YOUR INSTRUCTIONS
Take the entries below and print all of them exactly, please.

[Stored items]

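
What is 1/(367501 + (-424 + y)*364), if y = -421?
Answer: 1/59921 ≈ 1.6689e-5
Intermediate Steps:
1/(367501 + (-424 + y)*364) = 1/(367501 + (-424 - 421)*364) = 1/(367501 - 845*364) = 1/(367501 - 307580) = 1/59921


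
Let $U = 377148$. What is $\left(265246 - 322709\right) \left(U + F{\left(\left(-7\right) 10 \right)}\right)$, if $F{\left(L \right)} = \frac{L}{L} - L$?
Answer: $-21676135397$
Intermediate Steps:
$F{\left(L \right)} = 1 - L$
$\left(265246 - 322709\right) \left(U + F{\left(\left(-7\right) 10 \right)}\right) = \left(265246 - 322709\right) \left(377148 - \left(-1 - 70\right)\right) = - 57463 \left(377148 + \left(1 - -70\right)\right) = - 57463 \left(377148 + \left(1 + 70\right)\right) = - 57463 \left(377148 + 71\right) = \left(-57463\right) 377219 = -21676135397$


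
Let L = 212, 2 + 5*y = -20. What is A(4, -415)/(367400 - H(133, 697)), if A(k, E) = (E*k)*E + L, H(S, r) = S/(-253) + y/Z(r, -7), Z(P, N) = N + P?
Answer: 1634487525/871428137 ≈ 1.8756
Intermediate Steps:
y = -22/5 (y = -⅖ + (⅕)*(-20) = -⅖ - 4 = -22/5 ≈ -4.4000)
H(S, r) = -22/(5*(-7 + r)) - S/253 (H(S, r) = S/(-253) - 22/(5*(-7 + r)) = S*(-1/253) - 22/(5*(-7 + r)) = -S/253 - 22/(5*(-7 + r)) = -22/(5*(-7 + r)) - S/253)
A(k, E) = 212 + k*E² (A(k, E) = (E*k)*E + 212 = k*E² + 212 = 212 + k*E²)
A(4, -415)/(367400 - H(133, 697)) = (212 + 4*(-415)²)/(367400 - (-5566 - 5*133*(-7 + 697))/(1265*(-7 + 697))) = (212 + 4*172225)/(367400 - (-5566 - 5*133*690)/(1265*690)) = (212 + 688900)/(367400 - (-5566 - 458850)/(1265*690)) = 689112/(367400 - (-464416)/(1265*690)) = 689112/(367400 - 1*(-10096/18975)) = 689112/(367400 + 10096/18975) = 689112/(6971425096/18975) = 689112*(18975/6971425096) = 1634487525/871428137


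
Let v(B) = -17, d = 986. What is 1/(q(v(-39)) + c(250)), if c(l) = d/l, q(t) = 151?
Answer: 125/19368 ≈ 0.0064539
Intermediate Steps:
c(l) = 986/l
1/(q(v(-39)) + c(250)) = 1/(151 + 986/250) = 1/(151 + 986*(1/250)) = 1/(151 + 493/125) = 1/(19368/125) = 125/19368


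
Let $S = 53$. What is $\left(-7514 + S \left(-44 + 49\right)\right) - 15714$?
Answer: $-22963$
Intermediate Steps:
$\left(-7514 + S \left(-44 + 49\right)\right) - 15714 = \left(-7514 + 53 \left(-44 + 49\right)\right) - 15714 = \left(-7514 + 53 \cdot 5\right) - 15714 = \left(-7514 + 265\right) - 15714 = -7249 - 15714 = -22963$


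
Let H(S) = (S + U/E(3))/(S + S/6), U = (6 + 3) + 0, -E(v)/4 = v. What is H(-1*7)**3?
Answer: 804357/941192 ≈ 0.85462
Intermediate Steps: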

EXERCISE SOLUTION
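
What is 1/(367501 + (-424 + y)*364), if y = -421?
Answer: 1/59921 ≈ 1.6689e-5
Intermediate Steps:
1/(367501 + (-424 + y)*364) = 1/(367501 + (-424 - 421)*364) = 1/(367501 - 845*364) = 1/(367501 - 307580) = 1/59921


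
Let $U = 377148$. What is $\left(265246 - 322709\right) \left(U + F{\left(\left(-7\right) 10 \right)}\right)$, if $F{\left(L \right)} = \frac{L}{L} - L$?
Answer: $-21676135397$
Intermediate Steps:
$F{\left(L \right)} = 1 - L$
$\left(265246 - 322709\right) \left(U + F{\left(\left(-7\right) 10 \right)}\right) = \left(265246 - 322709\right) \left(377148 - \left(-1 - 70\right)\right) = - 57463 \left(377148 + \left(1 - -70\right)\right) = - 57463 \left(377148 + \left(1 + 70\right)\right) = - 57463 \left(377148 + 71\right) = \left(-57463\right) 377219 = -21676135397$


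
Let L = 212, 2 + 5*y = -20. What is A(4, -415)/(367400 - H(133, 697)), if A(k, E) = (E*k)*E + L, H(S, r) = S/(-253) + y/Z(r, -7), Z(P, N) = N + P?
Answer: 1634487525/871428137 ≈ 1.8756
Intermediate Steps:
y = -22/5 (y = -⅖ + (⅕)*(-20) = -⅖ - 4 = -22/5 ≈ -4.4000)
H(S, r) = -22/(5*(-7 + r)) - S/253 (H(S, r) = S/(-253) - 22/(5*(-7 + r)) = S*(-1/253) - 22/(5*(-7 + r)) = -S/253 - 22/(5*(-7 + r)) = -22/(5*(-7 + r)) - S/253)
A(k, E) = 212 + k*E² (A(k, E) = (E*k)*E + 212 = k*E² + 212 = 212 + k*E²)
A(4, -415)/(367400 - H(133, 697)) = (212 + 4*(-415)²)/(367400 - (-5566 - 5*133*(-7 + 697))/(1265*(-7 + 697))) = (212 + 4*172225)/(367400 - (-5566 - 5*133*690)/(1265*690)) = (212 + 688900)/(367400 - (-5566 - 458850)/(1265*690)) = 689112/(367400 - (-464416)/(1265*690)) = 689112/(367400 - 1*(-10096/18975)) = 689112/(367400 + 10096/18975) = 689112/(6971425096/18975) = 689112*(18975/6971425096) = 1634487525/871428137


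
Let v(B) = -17, d = 986. What is 1/(q(v(-39)) + c(250)), if c(l) = d/l, q(t) = 151?
Answer: 125/19368 ≈ 0.0064539
Intermediate Steps:
c(l) = 986/l
1/(q(v(-39)) + c(250)) = 1/(151 + 986/250) = 1/(151 + 986*(1/250)) = 1/(151 + 493/125) = 1/(19368/125) = 125/19368


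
Let $S = 53$. What is $\left(-7514 + S \left(-44 + 49\right)\right) - 15714$?
Answer: $-22963$
Intermediate Steps:
$\left(-7514 + S \left(-44 + 49\right)\right) - 15714 = \left(-7514 + 53 \left(-44 + 49\right)\right) - 15714 = \left(-7514 + 53 \cdot 5\right) - 15714 = \left(-7514 + 265\right) - 15714 = -7249 - 15714 = -22963$


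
Let H(S) = (S + U/E(3))/(S + S/6), U = (6 + 3) + 0, -E(v)/4 = v. What is H(-1*7)**3?
Answer: 804357/941192 ≈ 0.85462
Intermediate Steps: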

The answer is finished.